• **Source information**
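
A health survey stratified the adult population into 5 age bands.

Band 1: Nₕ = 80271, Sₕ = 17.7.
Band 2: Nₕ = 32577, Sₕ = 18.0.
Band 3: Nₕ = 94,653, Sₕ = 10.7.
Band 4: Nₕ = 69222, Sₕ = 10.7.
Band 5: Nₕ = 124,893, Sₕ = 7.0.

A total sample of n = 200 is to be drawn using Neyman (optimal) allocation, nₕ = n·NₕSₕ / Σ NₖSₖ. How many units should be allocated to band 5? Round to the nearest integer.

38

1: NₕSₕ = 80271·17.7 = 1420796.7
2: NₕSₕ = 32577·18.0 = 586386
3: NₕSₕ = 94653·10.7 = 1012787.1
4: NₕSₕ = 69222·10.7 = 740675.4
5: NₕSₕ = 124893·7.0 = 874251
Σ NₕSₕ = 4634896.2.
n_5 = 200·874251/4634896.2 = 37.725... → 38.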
---
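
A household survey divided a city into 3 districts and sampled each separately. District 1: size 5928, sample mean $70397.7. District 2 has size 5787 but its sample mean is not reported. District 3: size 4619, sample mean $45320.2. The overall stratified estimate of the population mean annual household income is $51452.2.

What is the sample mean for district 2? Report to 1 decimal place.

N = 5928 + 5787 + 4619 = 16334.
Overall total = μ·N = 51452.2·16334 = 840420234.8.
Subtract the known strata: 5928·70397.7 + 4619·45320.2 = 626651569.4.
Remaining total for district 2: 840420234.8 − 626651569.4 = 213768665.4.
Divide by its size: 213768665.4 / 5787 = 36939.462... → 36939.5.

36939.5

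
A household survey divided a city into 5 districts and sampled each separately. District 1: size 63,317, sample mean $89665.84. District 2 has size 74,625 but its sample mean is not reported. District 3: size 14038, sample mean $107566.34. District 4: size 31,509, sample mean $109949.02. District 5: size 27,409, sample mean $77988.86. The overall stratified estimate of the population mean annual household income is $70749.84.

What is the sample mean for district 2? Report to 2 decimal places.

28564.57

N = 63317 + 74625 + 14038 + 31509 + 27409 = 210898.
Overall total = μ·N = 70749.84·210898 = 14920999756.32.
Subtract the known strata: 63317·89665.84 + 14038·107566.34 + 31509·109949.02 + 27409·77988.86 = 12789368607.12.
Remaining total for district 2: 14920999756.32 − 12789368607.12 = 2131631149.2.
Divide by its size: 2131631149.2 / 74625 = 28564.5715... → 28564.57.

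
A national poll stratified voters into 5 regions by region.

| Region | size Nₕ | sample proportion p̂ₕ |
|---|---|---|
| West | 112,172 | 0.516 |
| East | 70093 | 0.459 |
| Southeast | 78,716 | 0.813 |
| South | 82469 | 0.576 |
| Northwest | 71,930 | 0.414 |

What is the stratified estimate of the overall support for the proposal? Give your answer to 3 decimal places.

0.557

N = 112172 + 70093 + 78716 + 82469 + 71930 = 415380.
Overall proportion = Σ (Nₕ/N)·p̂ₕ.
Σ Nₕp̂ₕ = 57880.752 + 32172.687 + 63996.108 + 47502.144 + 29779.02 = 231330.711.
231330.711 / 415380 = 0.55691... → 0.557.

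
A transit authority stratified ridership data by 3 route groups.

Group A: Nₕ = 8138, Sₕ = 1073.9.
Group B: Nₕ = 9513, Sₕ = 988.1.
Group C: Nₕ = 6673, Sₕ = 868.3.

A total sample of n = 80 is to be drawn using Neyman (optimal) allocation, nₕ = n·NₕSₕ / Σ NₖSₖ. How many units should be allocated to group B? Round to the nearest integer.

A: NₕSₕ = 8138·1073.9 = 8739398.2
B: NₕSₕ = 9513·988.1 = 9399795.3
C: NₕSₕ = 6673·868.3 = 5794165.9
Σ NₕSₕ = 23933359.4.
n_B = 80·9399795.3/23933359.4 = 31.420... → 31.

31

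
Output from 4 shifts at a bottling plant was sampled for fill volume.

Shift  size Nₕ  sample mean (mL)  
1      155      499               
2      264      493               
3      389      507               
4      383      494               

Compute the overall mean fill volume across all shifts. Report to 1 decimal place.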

• **Required action**
Scan the lines above, and whenever one holds the string "household", copy it.

• **Exercise response**
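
A household survey divided a city into 3 districts and sampled each separately. District 1: size 5928, sample mean $70397.7. District 2 has size 5787 but its sample mean is not reported. District 3: size 4619, sample mean $45320.2. The overall stratified estimate of the population mean annual household income is $51452.2.
A household survey divided a city into 5 districts and sampled each separately. District 1: size 63,317, sample mean $89665.84. District 2 has size 74,625 but its sample mean is not reported. District 3: size 14038, sample mean $107566.34. District 4: size 31,509, sample mean $109949.02. District 5: size 27,409, sample mean $77988.86. The overall stratified estimate of the population mean annual household income is $70749.84.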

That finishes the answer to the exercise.